◆ **TASK DETAILS**
From the records below, set down exactly the lines starting with the line that contains "(2) Gather n: 8" and going on through the line that contains "(4) Iteratively Factor: z^2 - 5*z + 6". Nothing else is wanted.

═══ THE RECORDS ═══

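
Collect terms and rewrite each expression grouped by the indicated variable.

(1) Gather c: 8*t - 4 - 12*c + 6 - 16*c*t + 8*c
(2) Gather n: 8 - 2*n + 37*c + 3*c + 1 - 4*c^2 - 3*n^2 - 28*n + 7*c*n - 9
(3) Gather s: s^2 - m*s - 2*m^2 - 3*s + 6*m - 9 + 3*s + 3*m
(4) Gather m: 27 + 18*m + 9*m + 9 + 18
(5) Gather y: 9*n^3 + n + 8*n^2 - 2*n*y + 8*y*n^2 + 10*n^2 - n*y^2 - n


(1) = c*(-16*t - 4) + 8*t + 2
(2) = -4*c^2 + 40*c - 3*n^2 + n*(7*c - 30)
(3) = -2*m^2 - m*s + 9*m + s^2 - 9
(4) = 27*m + 54
(5) = 9*n^3 + 18*n^2 - n*y^2 + y*(8*n^2 - 2*n)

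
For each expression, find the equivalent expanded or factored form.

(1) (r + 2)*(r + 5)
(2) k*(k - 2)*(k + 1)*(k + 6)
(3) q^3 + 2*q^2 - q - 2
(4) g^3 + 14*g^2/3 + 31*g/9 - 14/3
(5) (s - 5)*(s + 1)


(1) = r^2 + 7*r + 10
(2) = k^4 + 5*k^3 - 8*k^2 - 12*k
(3) = (q - 1)*(q + 1)*(q + 2)
(4) = (g - 2/3)*(g + 7/3)*(g + 3)
(5) = s^2 - 4*s - 5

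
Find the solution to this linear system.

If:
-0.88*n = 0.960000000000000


Then:
n = -1.09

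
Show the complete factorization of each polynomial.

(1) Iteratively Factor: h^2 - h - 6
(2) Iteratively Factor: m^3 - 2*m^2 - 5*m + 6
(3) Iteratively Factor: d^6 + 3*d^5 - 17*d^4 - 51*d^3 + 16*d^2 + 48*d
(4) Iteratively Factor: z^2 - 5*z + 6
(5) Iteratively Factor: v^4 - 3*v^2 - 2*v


(1) = (h + 2)*(h - 3)
(2) = (m + 2)*(m^2 - 4*m + 3) = (m - 1)*(m + 2)*(m - 3)
(3) = (d - 1)*(d^5 + 4*d^4 - 13*d^3 - 64*d^2 - 48*d) = (d - 1)*(d + 4)*(d^4 - 13*d^2 - 12*d) = (d - 1)*(d + 1)*(d + 4)*(d^3 - d^2 - 12*d) = (d - 1)*(d + 1)*(d + 3)*(d + 4)*(d^2 - 4*d) = d*(d - 1)*(d + 1)*(d + 3)*(d + 4)*(d - 4)
(4) = (z - 2)*(z - 3)
(5) = (v + 1)*(v^3 - v^2 - 2*v) = v*(v + 1)*(v^2 - v - 2) = v*(v - 2)*(v + 1)*(v + 1)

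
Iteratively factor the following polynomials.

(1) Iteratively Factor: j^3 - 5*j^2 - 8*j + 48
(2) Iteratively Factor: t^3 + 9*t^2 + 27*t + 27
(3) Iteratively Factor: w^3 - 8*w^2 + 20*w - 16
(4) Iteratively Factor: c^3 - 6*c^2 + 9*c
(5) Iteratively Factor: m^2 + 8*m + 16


(1) = (j - 4)*(j^2 - j - 12) = (j - 4)^2*(j + 3)
(2) = (t + 3)*(t^2 + 6*t + 9) = (t + 3)^2*(t + 3)
(3) = (w - 4)*(w^2 - 4*w + 4) = (w - 4)*(w - 2)*(w - 2)
(4) = (c - 3)*(c^2 - 3*c) = c*(c - 3)*(c - 3)
(5) = (m + 4)*(m + 4)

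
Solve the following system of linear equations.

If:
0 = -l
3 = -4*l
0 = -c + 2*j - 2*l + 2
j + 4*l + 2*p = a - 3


Then:
No Solution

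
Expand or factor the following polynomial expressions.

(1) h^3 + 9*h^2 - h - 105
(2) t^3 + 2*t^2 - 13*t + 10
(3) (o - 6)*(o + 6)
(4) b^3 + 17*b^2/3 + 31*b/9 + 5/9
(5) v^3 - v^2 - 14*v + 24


(1) = (h - 3)*(h + 5)*(h + 7)
(2) = (t - 2)*(t - 1)*(t + 5)
(3) = o^2 - 36
(4) = (b + 1/3)^2*(b + 5)
(5) = (v - 3)*(v - 2)*(v + 4)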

═══

◆ **RESULT FOR THIS EXERCISE**
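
(2) Gather n: 8 - 2*n + 37*c + 3*c + 1 - 4*c^2 - 3*n^2 - 28*n + 7*c*n - 9
(3) Gather s: s^2 - m*s - 2*m^2 - 3*s + 6*m - 9 + 3*s + 3*m
(4) Gather m: 27 + 18*m + 9*m + 9 + 18
(5) Gather y: 9*n^3 + n + 8*n^2 - 2*n*y + 8*y*n^2 + 10*n^2 - n*y^2 - n


(1) = c*(-16*t - 4) + 8*t + 2
(2) = -4*c^2 + 40*c - 3*n^2 + n*(7*c - 30)
(3) = -2*m^2 - m*s + 9*m + s^2 - 9
(4) = 27*m + 54
(5) = 9*n^3 + 18*n^2 - n*y^2 + y*(8*n^2 - 2*n)

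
For each expression, find the equivalent expanded or factored form.

(1) (r + 2)*(r + 5)
(2) k*(k - 2)*(k + 1)*(k + 6)
(3) q^3 + 2*q^2 - q - 2
(4) g^3 + 14*g^2/3 + 31*g/9 - 14/3
(5) (s - 5)*(s + 1)


(1) = r^2 + 7*r + 10
(2) = k^4 + 5*k^3 - 8*k^2 - 12*k
(3) = (q - 1)*(q + 1)*(q + 2)
(4) = (g - 2/3)*(g + 7/3)*(g + 3)
(5) = s^2 - 4*s - 5

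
Find the solution to this linear system.

If:
-0.88*n = 0.960000000000000


Then:
n = -1.09

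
Show the complete factorization of each polynomial.

(1) Iteratively Factor: h^2 - h - 6
(2) Iteratively Factor: m^3 - 2*m^2 - 5*m + 6
(3) Iteratively Factor: d^6 + 3*d^5 - 17*d^4 - 51*d^3 + 16*d^2 + 48*d
(4) Iteratively Factor: z^2 - 5*z + 6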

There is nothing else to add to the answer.